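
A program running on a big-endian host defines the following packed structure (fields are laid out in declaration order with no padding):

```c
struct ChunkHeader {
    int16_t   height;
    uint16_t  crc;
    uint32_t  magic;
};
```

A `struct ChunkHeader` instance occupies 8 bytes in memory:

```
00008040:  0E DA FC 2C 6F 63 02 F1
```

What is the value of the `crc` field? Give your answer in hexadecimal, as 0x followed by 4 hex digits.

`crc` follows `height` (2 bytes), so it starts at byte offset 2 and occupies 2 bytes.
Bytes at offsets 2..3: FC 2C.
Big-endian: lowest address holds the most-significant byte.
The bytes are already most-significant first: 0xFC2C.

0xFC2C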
========================================================================
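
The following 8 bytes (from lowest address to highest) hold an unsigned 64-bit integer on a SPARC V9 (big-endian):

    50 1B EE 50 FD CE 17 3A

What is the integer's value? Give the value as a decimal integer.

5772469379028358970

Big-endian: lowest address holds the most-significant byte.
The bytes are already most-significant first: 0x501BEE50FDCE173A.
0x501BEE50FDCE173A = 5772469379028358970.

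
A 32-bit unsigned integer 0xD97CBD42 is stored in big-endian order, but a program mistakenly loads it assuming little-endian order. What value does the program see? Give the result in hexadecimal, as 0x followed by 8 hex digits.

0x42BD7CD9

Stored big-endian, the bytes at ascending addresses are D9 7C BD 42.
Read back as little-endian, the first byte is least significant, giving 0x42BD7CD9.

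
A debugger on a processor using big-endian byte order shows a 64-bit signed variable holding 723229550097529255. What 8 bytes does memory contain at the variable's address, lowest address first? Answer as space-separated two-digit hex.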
========================================================================
> _What you are asked to do_:
Check each line of the entries above for the word "ChunkHeader". List the ones that have it.

> _Response below_:
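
struct ChunkHeader {
A `struct ChunkHeader` instance occupies 8 bytes in memory: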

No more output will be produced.